Begin at the line below that has "Width W = 12" and stop after the line that has "We say the system". Please restate only those lines, word for word.

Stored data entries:
• • •

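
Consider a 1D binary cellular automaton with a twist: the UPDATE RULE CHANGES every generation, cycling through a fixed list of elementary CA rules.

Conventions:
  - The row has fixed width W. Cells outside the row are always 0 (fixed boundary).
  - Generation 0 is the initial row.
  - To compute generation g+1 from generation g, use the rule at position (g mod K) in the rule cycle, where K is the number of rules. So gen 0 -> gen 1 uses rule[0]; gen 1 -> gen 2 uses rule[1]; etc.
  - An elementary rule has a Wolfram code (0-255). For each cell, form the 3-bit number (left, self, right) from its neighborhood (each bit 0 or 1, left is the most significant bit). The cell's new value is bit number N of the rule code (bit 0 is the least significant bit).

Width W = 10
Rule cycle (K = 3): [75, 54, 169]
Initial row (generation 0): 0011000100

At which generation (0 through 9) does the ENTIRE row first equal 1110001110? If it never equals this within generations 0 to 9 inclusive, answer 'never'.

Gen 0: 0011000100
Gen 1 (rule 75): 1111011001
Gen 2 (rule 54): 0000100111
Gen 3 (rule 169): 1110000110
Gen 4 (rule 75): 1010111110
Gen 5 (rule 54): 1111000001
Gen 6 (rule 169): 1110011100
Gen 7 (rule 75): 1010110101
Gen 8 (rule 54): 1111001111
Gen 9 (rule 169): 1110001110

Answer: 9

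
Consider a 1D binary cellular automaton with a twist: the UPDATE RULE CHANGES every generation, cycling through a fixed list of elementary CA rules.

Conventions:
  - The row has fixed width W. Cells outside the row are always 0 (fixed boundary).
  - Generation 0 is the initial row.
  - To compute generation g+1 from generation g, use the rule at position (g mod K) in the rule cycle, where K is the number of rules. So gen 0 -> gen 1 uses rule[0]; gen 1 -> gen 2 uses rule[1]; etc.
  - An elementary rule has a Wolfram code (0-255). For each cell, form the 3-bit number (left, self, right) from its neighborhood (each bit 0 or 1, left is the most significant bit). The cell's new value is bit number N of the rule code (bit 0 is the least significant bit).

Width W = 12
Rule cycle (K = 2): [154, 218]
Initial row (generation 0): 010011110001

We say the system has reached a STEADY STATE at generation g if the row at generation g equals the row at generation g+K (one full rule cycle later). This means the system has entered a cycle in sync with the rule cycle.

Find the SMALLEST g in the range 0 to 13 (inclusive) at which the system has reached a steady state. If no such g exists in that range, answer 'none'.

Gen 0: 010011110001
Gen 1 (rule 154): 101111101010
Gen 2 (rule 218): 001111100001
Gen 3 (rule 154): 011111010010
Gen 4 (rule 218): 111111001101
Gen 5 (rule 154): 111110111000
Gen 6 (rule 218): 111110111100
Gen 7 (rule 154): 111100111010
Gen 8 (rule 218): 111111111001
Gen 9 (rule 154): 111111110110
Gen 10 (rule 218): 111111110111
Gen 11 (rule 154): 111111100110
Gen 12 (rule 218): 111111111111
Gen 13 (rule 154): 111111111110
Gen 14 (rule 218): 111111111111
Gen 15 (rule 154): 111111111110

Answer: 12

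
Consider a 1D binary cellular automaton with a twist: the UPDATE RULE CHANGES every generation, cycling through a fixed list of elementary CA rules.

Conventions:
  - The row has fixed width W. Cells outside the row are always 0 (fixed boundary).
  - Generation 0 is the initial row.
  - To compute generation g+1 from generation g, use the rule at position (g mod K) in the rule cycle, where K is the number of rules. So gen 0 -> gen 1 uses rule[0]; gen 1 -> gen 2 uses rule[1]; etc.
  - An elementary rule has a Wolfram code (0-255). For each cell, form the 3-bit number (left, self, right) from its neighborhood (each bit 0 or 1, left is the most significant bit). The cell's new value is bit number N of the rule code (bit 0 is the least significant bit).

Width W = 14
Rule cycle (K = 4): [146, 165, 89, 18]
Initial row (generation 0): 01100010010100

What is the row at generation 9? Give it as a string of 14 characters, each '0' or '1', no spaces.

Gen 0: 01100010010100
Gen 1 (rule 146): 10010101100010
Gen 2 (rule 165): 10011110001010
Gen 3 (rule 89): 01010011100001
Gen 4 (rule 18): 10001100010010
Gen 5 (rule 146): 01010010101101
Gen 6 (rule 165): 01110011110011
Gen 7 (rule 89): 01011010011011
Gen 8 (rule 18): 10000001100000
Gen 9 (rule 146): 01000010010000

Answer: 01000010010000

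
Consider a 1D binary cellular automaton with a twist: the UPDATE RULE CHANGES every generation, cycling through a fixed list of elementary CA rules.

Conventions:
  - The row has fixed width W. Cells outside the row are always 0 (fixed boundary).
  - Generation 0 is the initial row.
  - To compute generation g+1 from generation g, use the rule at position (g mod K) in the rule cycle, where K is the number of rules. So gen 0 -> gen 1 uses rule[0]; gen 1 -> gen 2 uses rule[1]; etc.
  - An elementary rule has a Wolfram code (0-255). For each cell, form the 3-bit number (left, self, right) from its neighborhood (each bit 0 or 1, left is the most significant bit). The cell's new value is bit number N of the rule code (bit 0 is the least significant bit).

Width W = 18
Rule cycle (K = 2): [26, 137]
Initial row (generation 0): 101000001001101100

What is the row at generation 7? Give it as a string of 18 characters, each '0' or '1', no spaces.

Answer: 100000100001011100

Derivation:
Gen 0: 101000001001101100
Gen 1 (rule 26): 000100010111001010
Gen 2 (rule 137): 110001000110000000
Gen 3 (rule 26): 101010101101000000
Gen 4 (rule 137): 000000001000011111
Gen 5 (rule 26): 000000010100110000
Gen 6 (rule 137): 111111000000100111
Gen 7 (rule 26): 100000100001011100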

• • •

* _Result of this task_:
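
Width W = 12
Rule cycle (K = 2): [154, 218]
Initial row (generation 0): 010011110001

We say the system has reached a STEADY STATE at generation g if the row at generation g equals the row at generation g+K (one full rule cycle later). This means the system has entered a cycle in sync with the rule cycle.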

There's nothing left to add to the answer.